### [Task statement]
What is needed is a verbatim copy of all the records.

Collected data entries
┏━━
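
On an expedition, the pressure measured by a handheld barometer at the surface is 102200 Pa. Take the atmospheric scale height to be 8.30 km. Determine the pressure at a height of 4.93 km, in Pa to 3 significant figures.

Barometric formula: P = P₀ exp(−z/H).
z/H = 4930.0/8300.0 = 0.59398; exp(−0.59398) = 0.55213.
P = 102200 × 0.55213 = 56428 Pa.

P ≈ 56400 Pa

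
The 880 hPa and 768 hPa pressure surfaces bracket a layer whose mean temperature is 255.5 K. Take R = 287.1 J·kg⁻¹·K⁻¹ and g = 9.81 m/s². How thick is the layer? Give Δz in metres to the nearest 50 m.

Hypsometric equation: Δz = (R T̄/g) ln(P₁/P₂).
R T̄/g = 287.1 × 255.5 / 9.81 = 7477.5 m.
ln(880/768) = ln(1.1458) = 0.13610.
Δz = 7477.5 × 0.13610 = 1017.7 m.

Δz ≈ 1000 m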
┗━━
### [Reply]
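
On an expedition, the pressure measured by a handheld barometer at the surface is 102200 Pa. Take the atmospheric scale height to be 8.30 km. Determine the pressure at a height of 4.93 km, in Pa to 3 significant figures.

Barometric formula: P = P₀ exp(−z/H).
z/H = 4930.0/8300.0 = 0.59398; exp(−0.59398) = 0.55213.
P = 102200 × 0.55213 = 56428 Pa.

P ≈ 56400 Pa

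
The 880 hPa and 768 hPa pressure surfaces bracket a layer whose mean temperature is 255.5 K. Take R = 287.1 J·kg⁻¹·K⁻¹ and g = 9.81 m/s². How thick is the layer? Give Δz in metres to the nearest 50 m.

Hypsometric equation: Δz = (R T̄/g) ln(P₁/P₂).
R T̄/g = 287.1 × 255.5 / 9.81 = 7477.5 m.
ln(880/768) = ln(1.1458) = 0.13610.
Δz = 7477.5 × 0.13610 = 1017.7 m.

Δz ≈ 1000 m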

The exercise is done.